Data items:
:::

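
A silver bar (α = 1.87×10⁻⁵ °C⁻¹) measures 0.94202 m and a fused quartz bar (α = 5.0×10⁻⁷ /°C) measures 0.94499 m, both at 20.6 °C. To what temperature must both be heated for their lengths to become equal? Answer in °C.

T = 193.8 °C

L₁(1 + α₁ΔT) = L₂(1 + α₂ΔT) ⇒ ΔT = (L₂ − L₁)/(α₁L₁ − α₂L₂)
L₂ − L₁ = 0.94499 − 0.94202 = 2.97×10⁻³ m
α₁L₁ − α₂L₂ = 1.87×10⁻⁵×0.94202 − 5.0×10⁻⁷×0.94499 = 1.7143279×10⁻⁵ m/K
ΔT = 2.97×10⁻³ / 1.7143279×10⁻⁵ = 173.246 K
T = 20.6 + 173.246 = 193.846 °C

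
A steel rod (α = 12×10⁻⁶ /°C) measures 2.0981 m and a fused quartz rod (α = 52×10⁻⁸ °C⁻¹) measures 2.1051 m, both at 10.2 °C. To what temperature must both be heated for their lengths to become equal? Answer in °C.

Equal length when α₁L₁ΔT − α₂L₂ΔT = L₂ − L₁ = 7.00×10⁻³ m
α₁L₁ = 2.51772×10⁻⁵, α₂L₂ = 1.094652×10⁻⁶ → Δ(αL) = 2.4082548×10⁻⁵ m/K
ΔT = 7.00×10⁻³ / 2.4082548×10⁻⁵ = 290.667 K, so T = 10.2 + 290.667 = 300.867 °C

T = 300.9 °C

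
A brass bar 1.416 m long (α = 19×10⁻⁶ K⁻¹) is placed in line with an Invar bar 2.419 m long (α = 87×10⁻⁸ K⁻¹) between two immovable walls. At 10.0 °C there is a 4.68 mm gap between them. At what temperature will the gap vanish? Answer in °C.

Gap closes when ΔL₁ + ΔL₂ = 4.68 mm = 4.68×10⁻³ m
(α₁L₁ + α₂L₂)ΔT = g
α₁L₁ + α₂L₂ = 19×10⁻⁶×1.416 + 87×10⁻⁸×2.419 = 2.900853×10⁻⁵ m/K
ΔT = 4.68×10⁻³ / 2.900853×10⁻⁵ = 161.33 K
T = 10.0 + 161.33 = 171.33 °C

T = 171 °C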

:::

*Prompt*. From the first line to the last, reproduce the data exactly.

*Response area*.
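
A silver bar (α = 1.87×10⁻⁵ °C⁻¹) measures 0.94202 m and a fused quartz bar (α = 5.0×10⁻⁷ /°C) measures 0.94499 m, both at 20.6 °C. To what temperature must both be heated for their lengths to become equal? Answer in °C.

T = 193.8 °C

L₁(1 + α₁ΔT) = L₂(1 + α₂ΔT) ⇒ ΔT = (L₂ − L₁)/(α₁L₁ − α₂L₂)
L₂ − L₁ = 0.94499 − 0.94202 = 2.97×10⁻³ m
α₁L₁ − α₂L₂ = 1.87×10⁻⁵×0.94202 − 5.0×10⁻⁷×0.94499 = 1.7143279×10⁻⁵ m/K
ΔT = 2.97×10⁻³ / 1.7143279×10⁻⁵ = 173.246 K
T = 20.6 + 173.246 = 193.846 °C

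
A steel rod (α = 12×10⁻⁶ /°C) measures 2.0981 m and a fused quartz rod (α = 52×10⁻⁸ °C⁻¹) measures 2.1051 m, both at 10.2 °C. To what temperature must both be heated for their lengths to become equal? Answer in °C.

Equal length when α₁L₁ΔT − α₂L₂ΔT = L₂ − L₁ = 7.00×10⁻³ m
α₁L₁ = 2.51772×10⁻⁵, α₂L₂ = 1.094652×10⁻⁶ → Δ(αL) = 2.4082548×10⁻⁵ m/K
ΔT = 7.00×10⁻³ / 2.4082548×10⁻⁵ = 290.667 K, so T = 10.2 + 290.667 = 300.867 °C

T = 300.9 °C

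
A brass bar 1.416 m long (α = 19×10⁻⁶ K⁻¹) is placed in line with an Invar bar 2.419 m long (α = 87×10⁻⁸ K⁻¹) between two immovable walls. At 10.0 °C there is a 4.68 mm gap between them. At what temperature will the gap vanish? Answer in °C.

Gap closes when ΔL₁ + ΔL₂ = 4.68 mm = 4.68×10⁻³ m
(α₁L₁ + α₂L₂)ΔT = g
α₁L₁ + α₂L₂ = 19×10⁻⁶×1.416 + 87×10⁻⁸×2.419 = 2.900853×10⁻⁵ m/K
ΔT = 4.68×10⁻³ / 2.900853×10⁻⁵ = 161.33 K
T = 10.0 + 161.33 = 171.33 °C

T = 171 °C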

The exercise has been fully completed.